* _Brief_: Having located "A nucleus of mass 1.729" in the records below, repeat exactly the line it is on and all subsequent lines, ending with the last.

[Entries taken from a collection]
····················
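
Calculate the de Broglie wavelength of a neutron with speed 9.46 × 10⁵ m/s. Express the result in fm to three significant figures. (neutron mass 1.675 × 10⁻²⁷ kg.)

p = mv = 1.675 × 10⁻²⁷ × 9.46 × 10⁵ = 1.585 × 10⁻²¹ kg·m/s.
λ = h/p = 6.626 × 10⁻³⁴ / 1.585 × 10⁻²¹ = 4.18 × 10⁻¹³ m = 418 fm.

λ = 418 fm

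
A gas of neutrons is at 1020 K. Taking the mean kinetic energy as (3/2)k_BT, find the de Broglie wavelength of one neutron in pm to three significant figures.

λ = 78.8 pm

KE = (3/2)k_BT = 1.5 × 1.381 × 10⁻²³ × 1020 = 2.113 × 10⁻²⁰ J.
p = √(2mKE) = √(2 × 1.675 × 10⁻²⁷ × 2.113 × 10⁻²⁰) = 8.413 × 10⁻²⁴ kg·m/s.
λ = h/p = 7.88 × 10⁻¹¹ m = 78.8 pm.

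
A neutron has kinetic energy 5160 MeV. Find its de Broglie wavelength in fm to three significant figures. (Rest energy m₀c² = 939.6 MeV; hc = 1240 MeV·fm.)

Total energy E = KE + m₀c² = 5160 + 939.6 = 6099.6 MeV.
(pc)² = E² − (m₀c²)² = (6099.6)² − (939.6)² = 3.632 × 10⁷ MeV², so pc = 6027 MeV.
λ = hc/(pc) = 1240 MeV·fm / 6027 MeV = 0.206 fm.

λ = 0.206 fm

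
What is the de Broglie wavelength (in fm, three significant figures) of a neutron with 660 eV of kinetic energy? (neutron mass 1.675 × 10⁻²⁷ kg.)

λ = 1110 fm

KE = 660 eV = 1.057 × 10⁻¹⁶ J.
p = √(2mKE) = √(2 × 1.675 × 10⁻²⁷ × 1.057 × 10⁻¹⁶) = 5.951 × 10⁻²² kg·m/s.
λ = h/p = 6.626 × 10⁻³⁴ / 5.951 × 10⁻²² = 1.11 × 10⁻¹² m = 1110 fm.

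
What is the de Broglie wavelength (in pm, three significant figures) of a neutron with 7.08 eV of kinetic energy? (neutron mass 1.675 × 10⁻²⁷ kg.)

KE = 7.08 eV = 1.134 × 10⁻¹⁸ J.
p = √(2mKE) = √(2 × 1.675 × 10⁻²⁷ × 1.134 × 10⁻¹⁸) = 6.164 × 10⁻²³ kg·m/s.
λ = h/p = 6.626 × 10⁻³⁴ / 6.164 × 10⁻²³ = 1.07 × 10⁻¹¹ m = 10.7 pm.

λ = 10.7 pm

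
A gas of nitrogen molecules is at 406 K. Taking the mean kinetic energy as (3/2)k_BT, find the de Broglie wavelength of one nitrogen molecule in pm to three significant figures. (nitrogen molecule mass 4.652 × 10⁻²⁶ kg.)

λ = 23.7 pm

KE = (3/2)k_BT = 1.5 × 1.381 × 10⁻²³ × 406 = 8.410 × 10⁻²¹ J.
p = √(2mKE) = √(2 × 4.652 × 10⁻²⁶ × 8.410 × 10⁻²¹) = 2.797 × 10⁻²³ kg·m/s.
λ = h/p = 2.37 × 10⁻¹¹ m = 23.7 pm.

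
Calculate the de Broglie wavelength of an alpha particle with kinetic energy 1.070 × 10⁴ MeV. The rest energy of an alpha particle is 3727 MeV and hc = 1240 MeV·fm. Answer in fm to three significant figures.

Total energy E = KE + m₀c² = 1.070 × 10⁴ + 3727 = 14427 MeV.
(pc)² = E² − (m₀c²)² = (14427)² − (3727)² = 1.942 × 10⁸ MeV², so pc = 1.394 × 10⁴ MeV.
λ = hc/(pc) = 1240 MeV·fm / 1.394 × 10⁴ MeV = 0.0890 fm.

λ = 0.0890 fm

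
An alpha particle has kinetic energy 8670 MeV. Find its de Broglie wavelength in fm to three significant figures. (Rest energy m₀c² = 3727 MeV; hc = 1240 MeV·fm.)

λ = 0.105 fm

Total energy E = KE + m₀c² = 8670 + 3727 = 12397 MeV.
(pc)² = E² − (m₀c²)² = (12397)² − (3727)² = 1.398 × 10⁸ MeV², so pc = 1.182 × 10⁴ MeV.
λ = hc/(pc) = 1240 MeV·fm / 1.182 × 10⁴ MeV = 0.105 fm.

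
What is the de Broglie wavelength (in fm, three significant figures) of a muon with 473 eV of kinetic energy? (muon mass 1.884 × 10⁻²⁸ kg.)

KE = 473 eV = 7.577 × 10⁻¹⁷ J.
p = √(2mKE) = √(2 × 1.884 × 10⁻²⁸ × 7.577 × 10⁻¹⁷) = 1.690 × 10⁻²² kg·m/s.
λ = h/p = 6.626 × 10⁻³⁴ / 1.690 × 10⁻²² = 3.92 × 10⁻¹² m = 3920 fm.

λ = 3920 fm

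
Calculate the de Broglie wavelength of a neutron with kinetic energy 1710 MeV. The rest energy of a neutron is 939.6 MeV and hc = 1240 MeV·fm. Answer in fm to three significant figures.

λ = 0.501 fm

Total energy E = KE + m₀c² = 1710 + 939.6 = 2649.6 MeV.
(pc)² = E² − (m₀c²)² = (2649.6)² − (939.6)² = 6.138 × 10⁶ MeV², so pc = 2477 MeV.
λ = hc/(pc) = 1240 MeV·fm / 2477 MeV = 0.501 fm.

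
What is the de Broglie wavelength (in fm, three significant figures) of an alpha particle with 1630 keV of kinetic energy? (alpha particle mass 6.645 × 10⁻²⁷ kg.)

λ = 11.2 fm

KE = 1630 keV = 2.611 × 10⁻¹³ J.
p = √(2mKE) = √(2 × 6.645 × 10⁻²⁷ × 2.611 × 10⁻¹³) = 5.891 × 10⁻²⁰ kg·m/s.
λ = h/p = 6.626 × 10⁻³⁴ / 5.891 × 10⁻²⁰ = 1.12 × 10⁻¹⁴ m = 11.2 fm.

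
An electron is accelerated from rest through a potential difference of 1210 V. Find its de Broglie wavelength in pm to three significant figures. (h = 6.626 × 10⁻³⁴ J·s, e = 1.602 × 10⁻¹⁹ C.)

λ = 35.3 pm

KE = eV = 1.602 × 10⁻¹⁹ × 1210 = 1.938 × 10⁻¹⁶ J.
p = √(2mKE) = √(2 × 9.109 × 10⁻³¹ × 1.938 × 10⁻¹⁶) = 1.879 × 10⁻²³ kg·m/s.
λ = h/p = 6.626 × 10⁻³⁴ / 1.879 × 10⁻²³ = 3.53 × 10⁻¹¹ m = 35.3 pm.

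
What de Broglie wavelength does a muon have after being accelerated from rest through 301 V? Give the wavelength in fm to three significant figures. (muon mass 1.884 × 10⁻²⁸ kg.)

KE = eV = 1.602 × 10⁻¹⁹ × 301.0 = 4.822 × 10⁻¹⁷ J.
p = √(2mKE) = √(2 × 1.884 × 10⁻²⁸ × 4.822 × 10⁻¹⁷) = 1.348 × 10⁻²² kg·m/s.
λ = h/p = 6.626 × 10⁻³⁴ / 1.348 × 10⁻²² = 4.92 × 10⁻¹² m = 4920 fm.

λ = 4920 fm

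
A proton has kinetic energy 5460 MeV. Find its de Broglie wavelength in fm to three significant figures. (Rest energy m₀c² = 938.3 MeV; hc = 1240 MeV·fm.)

Total energy E = KE + m₀c² = 5460 + 938.3 = 6398.3 MeV.
(pc)² = E² − (m₀c²)² = (6398.3)² − (938.3)² = 4.006 × 10⁷ MeV², so pc = 6329 MeV.
λ = hc/(pc) = 1240 MeV·fm / 6329 MeV = 0.196 fm.

λ = 0.196 fm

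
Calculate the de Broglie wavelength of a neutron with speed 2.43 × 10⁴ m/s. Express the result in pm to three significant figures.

p = mv = 1.675 × 10⁻²⁷ × 2.43 × 10⁴ = 4.070 × 10⁻²³ kg·m/s.
λ = h/p = 6.626 × 10⁻³⁴ / 4.070 × 10⁻²³ = 1.63 × 10⁻¹¹ m = 16.3 pm.

λ = 16.3 pm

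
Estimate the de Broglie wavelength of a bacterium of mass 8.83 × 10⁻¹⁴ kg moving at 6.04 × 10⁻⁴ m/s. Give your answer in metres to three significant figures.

p = mv = 8.83 × 10⁻¹⁴ × 6.04 × 10⁻⁴ = 5.333 × 10⁻¹⁷ kg·m/s.
λ = h/p = 6.626 × 10⁻³⁴ / 5.333 × 10⁻¹⁷ = 1.24 × 10⁻¹⁷ m.

λ = 1.24 × 10⁻¹⁷ m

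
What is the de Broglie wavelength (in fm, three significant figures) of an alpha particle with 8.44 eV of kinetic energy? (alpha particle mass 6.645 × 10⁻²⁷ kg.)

λ = 4940 fm

KE = 8.44 eV = 1.352 × 10⁻¹⁸ J.
p = √(2mKE) = √(2 × 6.645 × 10⁻²⁷ × 1.352 × 10⁻¹⁸) = 1.340 × 10⁻²² kg·m/s.
λ = h/p = 6.626 × 10⁻³⁴ / 1.340 × 10⁻²² = 4.94 × 10⁻¹² m = 4940 fm.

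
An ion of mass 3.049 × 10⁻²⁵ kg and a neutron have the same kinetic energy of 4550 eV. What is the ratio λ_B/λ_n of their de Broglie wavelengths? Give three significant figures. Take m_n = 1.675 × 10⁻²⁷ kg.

λ_B/λ_n = 0.0741

At fixed KE, p = √(2mKE) so λ = h/p ∝ 1/√m.
λ_B/λ_n = √(m_n/m_B) = √(1.675 × 10⁻²⁷/3.049 × 10⁻²⁵) = √(5.494 × 10⁻³) = 0.0741.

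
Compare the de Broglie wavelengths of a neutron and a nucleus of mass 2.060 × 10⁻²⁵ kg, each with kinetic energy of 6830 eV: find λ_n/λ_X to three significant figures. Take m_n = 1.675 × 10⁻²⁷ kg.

λ_n/λ_X = 11.1

At fixed KE, p = √(2mKE) so λ = h/p ∝ 1/√m.
λ_n/λ_X = √(m_X/m_n) = √(2.060 × 10⁻²⁵/1.675 × 10⁻²⁷) = √(123.0) = 11.1.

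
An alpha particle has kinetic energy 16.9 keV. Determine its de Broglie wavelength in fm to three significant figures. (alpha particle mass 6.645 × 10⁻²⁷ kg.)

λ = 110 fm

KE = 16.9 keV = 2.707 × 10⁻¹⁵ J.
p = √(2mKE) = √(2 × 6.645 × 10⁻²⁷ × 2.707 × 10⁻¹⁵) = 5.998 × 10⁻²¹ kg·m/s.
λ = h/p = 6.626 × 10⁻³⁴ / 5.998 × 10⁻²¹ = 1.10 × 10⁻¹³ m = 110 fm.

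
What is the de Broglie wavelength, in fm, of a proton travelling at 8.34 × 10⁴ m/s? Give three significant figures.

λ = 4750 fm

p = mv = 1.673 × 10⁻²⁷ × 8.34 × 10⁴ = 1.395 × 10⁻²² kg·m/s.
λ = h/p = 6.626 × 10⁻³⁴ / 1.395 × 10⁻²² = 4.75 × 10⁻¹² m = 4750 fm.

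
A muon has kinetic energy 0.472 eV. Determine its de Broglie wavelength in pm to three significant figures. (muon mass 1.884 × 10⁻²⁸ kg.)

KE = 0.472 eV = 7.561 × 10⁻²⁰ J.
p = √(2mKE) = √(2 × 1.884 × 10⁻²⁸ × 7.561 × 10⁻²⁰) = 5.338 × 10⁻²⁴ kg·m/s.
λ = h/p = 6.626 × 10⁻³⁴ / 5.338 × 10⁻²⁴ = 1.24 × 10⁻¹⁰ m = 124 pm.

λ = 124 pm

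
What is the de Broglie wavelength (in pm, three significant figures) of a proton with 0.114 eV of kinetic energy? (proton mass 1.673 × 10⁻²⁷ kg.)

λ = 84.8 pm

KE = 0.114 eV = 1.826 × 10⁻²⁰ J.
p = √(2mKE) = √(2 × 1.673 × 10⁻²⁷ × 1.826 × 10⁻²⁰) = 7.817 × 10⁻²⁴ kg·m/s.
λ = h/p = 6.626 × 10⁻³⁴ / 7.817 × 10⁻²⁴ = 8.48 × 10⁻¹¹ m = 84.8 pm.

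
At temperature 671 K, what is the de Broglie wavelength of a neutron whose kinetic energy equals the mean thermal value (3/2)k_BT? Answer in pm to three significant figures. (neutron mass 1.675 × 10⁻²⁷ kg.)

KE = (3/2)k_BT = 1.5 × 1.381 × 10⁻²³ × 671 = 1.390 × 10⁻²⁰ J.
p = √(2mKE) = √(2 × 1.675 × 10⁻²⁷ × 1.390 × 10⁻²⁰) = 6.824 × 10⁻²⁴ kg·m/s.
λ = h/p = 9.71 × 10⁻¹¹ m = 97.1 pm.

λ = 97.1 pm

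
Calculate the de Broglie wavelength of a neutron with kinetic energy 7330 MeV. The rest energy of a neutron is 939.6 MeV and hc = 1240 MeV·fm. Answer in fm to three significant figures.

Total energy E = KE + m₀c² = 7330 + 939.6 = 8269.6 MeV.
(pc)² = E² − (m₀c²)² = (8269.6)² − (939.6)² = 6.750 × 10⁷ MeV², so pc = 8216 MeV.
λ = hc/(pc) = 1240 MeV·fm / 8216 MeV = 0.151 fm.

λ = 0.151 fm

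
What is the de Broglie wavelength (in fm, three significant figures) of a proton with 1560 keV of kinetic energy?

λ = 22.9 fm

KE = 1560 keV = 2.499 × 10⁻¹³ J.
p = √(2mKE) = √(2 × 1.673 × 10⁻²⁷ × 2.499 × 10⁻¹³) = 2.892 × 10⁻²⁰ kg·m/s.
λ = h/p = 6.626 × 10⁻³⁴ / 2.892 × 10⁻²⁰ = 2.29 × 10⁻¹⁴ m = 22.9 fm.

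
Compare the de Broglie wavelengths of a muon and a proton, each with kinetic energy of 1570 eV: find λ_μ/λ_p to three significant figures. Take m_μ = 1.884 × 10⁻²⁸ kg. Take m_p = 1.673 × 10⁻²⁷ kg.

λ_μ/λ_p = 2.98

At fixed KE, p = √(2mKE) so λ = h/p ∝ 1/√m.
λ_μ/λ_p = √(m_p/m_μ) = √(1.673 × 10⁻²⁷/1.884 × 10⁻²⁸) = √(8.880) = 2.98.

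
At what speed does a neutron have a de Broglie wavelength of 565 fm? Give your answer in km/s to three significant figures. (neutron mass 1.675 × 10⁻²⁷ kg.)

p = h/λ = 6.626 × 10⁻³⁴ / 5.650 × 10⁻¹³ = 1.173 × 10⁻²¹ kg·m/s.
v = p/m = 1.173 × 10⁻²¹ / 1.675 × 10⁻²⁷ = 7.00 × 10⁵ m/s = 700 km/s.

v = 700 km/s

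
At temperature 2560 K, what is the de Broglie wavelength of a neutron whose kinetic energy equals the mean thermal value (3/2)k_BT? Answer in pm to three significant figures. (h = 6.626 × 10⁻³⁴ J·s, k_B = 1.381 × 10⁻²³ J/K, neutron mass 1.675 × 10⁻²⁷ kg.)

KE = (3/2)k_BT = 1.5 × 1.381 × 10⁻²³ × 2560 = 5.303 × 10⁻²⁰ J.
p = √(2mKE) = √(2 × 1.675 × 10⁻²⁷ × 5.303 × 10⁻²⁰) = 1.333 × 10⁻²³ kg·m/s.
λ = h/p = 4.97 × 10⁻¹¹ m = 49.7 pm.

λ = 49.7 pm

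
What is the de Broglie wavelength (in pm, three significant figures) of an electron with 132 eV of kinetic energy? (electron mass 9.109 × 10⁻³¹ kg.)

KE = 132 eV = 2.115 × 10⁻¹⁷ J.
p = √(2mKE) = √(2 × 9.109 × 10⁻³¹ × 2.115 × 10⁻¹⁷) = 6.207 × 10⁻²⁴ kg·m/s.
λ = h/p = 6.626 × 10⁻³⁴ / 6.207 × 10⁻²⁴ = 1.07 × 10⁻¹⁰ m = 107 pm.

λ = 107 pm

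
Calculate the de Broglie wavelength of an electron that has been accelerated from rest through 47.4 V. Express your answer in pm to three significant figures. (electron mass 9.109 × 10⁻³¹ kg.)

KE = eV = 1.602 × 10⁻¹⁹ × 47.40 = 7.593 × 10⁻¹⁸ J.
p = √(2mKE) = √(2 × 9.109 × 10⁻³¹ × 7.593 × 10⁻¹⁸) = 3.719 × 10⁻²⁴ kg·m/s.
λ = h/p = 6.626 × 10⁻³⁴ / 3.719 × 10⁻²⁴ = 1.78 × 10⁻¹⁰ m = 178 pm.

λ = 178 pm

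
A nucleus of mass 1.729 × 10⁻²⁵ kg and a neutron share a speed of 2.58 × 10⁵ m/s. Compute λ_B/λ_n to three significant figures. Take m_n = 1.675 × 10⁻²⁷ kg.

λ_B/λ_n = 9.69 × 10⁻³

At fixed v, p = mv so λ = h/(mv) ∝ 1/m.
λ_B/λ_n = m_n/m_B = 1.675 × 10⁻²⁷/1.729 × 10⁻²⁵ = 9.69 × 10⁻³.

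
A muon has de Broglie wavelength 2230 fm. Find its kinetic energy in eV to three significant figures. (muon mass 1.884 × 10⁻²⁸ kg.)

KE = 1460 eV

p = h/λ = 6.626 × 10⁻³⁴ / 2.230 × 10⁻¹² = 2.971 × 10⁻²² kg·m/s.
KE = p²/(2m) = (2.971 × 10⁻²²)² / (2 × 1.884 × 10⁻²⁸) = 2.343 × 10⁻¹⁶ J = 1460 eV.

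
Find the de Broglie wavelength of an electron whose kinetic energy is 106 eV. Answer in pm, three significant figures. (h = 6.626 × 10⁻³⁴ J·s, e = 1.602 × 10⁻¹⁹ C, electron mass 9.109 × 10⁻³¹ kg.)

KE = 106 eV = 1.698 × 10⁻¹⁷ J.
p = √(2mKE) = √(2 × 9.109 × 10⁻³¹ × 1.698 × 10⁻¹⁷) = 5.562 × 10⁻²⁴ kg·m/s.
λ = h/p = 6.626 × 10⁻³⁴ / 5.562 × 10⁻²⁴ = 1.19 × 10⁻¹⁰ m = 119 pm.

λ = 119 pm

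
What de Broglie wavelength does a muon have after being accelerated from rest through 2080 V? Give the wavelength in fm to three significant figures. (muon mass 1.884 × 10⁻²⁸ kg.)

KE = eV = 1.602 × 10⁻¹⁹ × 2080 = 3.332 × 10⁻¹⁶ J.
p = √(2mKE) = √(2 × 1.884 × 10⁻²⁸ × 3.332 × 10⁻¹⁶) = 3.543 × 10⁻²² kg·m/s.
λ = h/p = 6.626 × 10⁻³⁴ / 3.543 × 10⁻²² = 1.87 × 10⁻¹² m = 1870 fm.

λ = 1870 fm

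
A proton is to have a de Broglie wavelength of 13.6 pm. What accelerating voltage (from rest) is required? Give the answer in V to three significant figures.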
····················
* _Output_:
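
A nucleus of mass 1.729 × 10⁻²⁵ kg and a neutron share a speed of 2.58 × 10⁵ m/s. Compute λ_B/λ_n to three significant figures. Take m_n = 1.675 × 10⁻²⁷ kg.

λ_B/λ_n = 9.69 × 10⁻³

At fixed v, p = mv so λ = h/(mv) ∝ 1/m.
λ_B/λ_n = m_n/m_B = 1.675 × 10⁻²⁷/1.729 × 10⁻²⁵ = 9.69 × 10⁻³.

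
A muon has de Broglie wavelength 2230 fm. Find its kinetic energy in eV to three significant figures. (muon mass 1.884 × 10⁻²⁸ kg.)

KE = 1460 eV

p = h/λ = 6.626 × 10⁻³⁴ / 2.230 × 10⁻¹² = 2.971 × 10⁻²² kg·m/s.
KE = p²/(2m) = (2.971 × 10⁻²²)² / (2 × 1.884 × 10⁻²⁸) = 2.343 × 10⁻¹⁶ J = 1460 eV.

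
Find the de Broglie wavelength of an electron whose kinetic energy is 106 eV. Answer in pm, three significant figures. (h = 6.626 × 10⁻³⁴ J·s, e = 1.602 × 10⁻¹⁹ C, electron mass 9.109 × 10⁻³¹ kg.)

KE = 106 eV = 1.698 × 10⁻¹⁷ J.
p = √(2mKE) = √(2 × 9.109 × 10⁻³¹ × 1.698 × 10⁻¹⁷) = 5.562 × 10⁻²⁴ kg·m/s.
λ = h/p = 6.626 × 10⁻³⁴ / 5.562 × 10⁻²⁴ = 1.19 × 10⁻¹⁰ m = 119 pm.

λ = 119 pm

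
What de Broglie wavelength does a muon have after being accelerated from rest through 2080 V? Give the wavelength in fm to three significant figures. (muon mass 1.884 × 10⁻²⁸ kg.)

KE = eV = 1.602 × 10⁻¹⁹ × 2080 = 3.332 × 10⁻¹⁶ J.
p = √(2mKE) = √(2 × 1.884 × 10⁻²⁸ × 3.332 × 10⁻¹⁶) = 3.543 × 10⁻²² kg·m/s.
λ = h/p = 6.626 × 10⁻³⁴ / 3.543 × 10⁻²² = 1.87 × 10⁻¹² m = 1870 fm.

λ = 1870 fm

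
A proton is to have a de Broglie wavelength of 13.6 pm. What accelerating voltage (from rest) is required? Give the answer in V to three significant figures.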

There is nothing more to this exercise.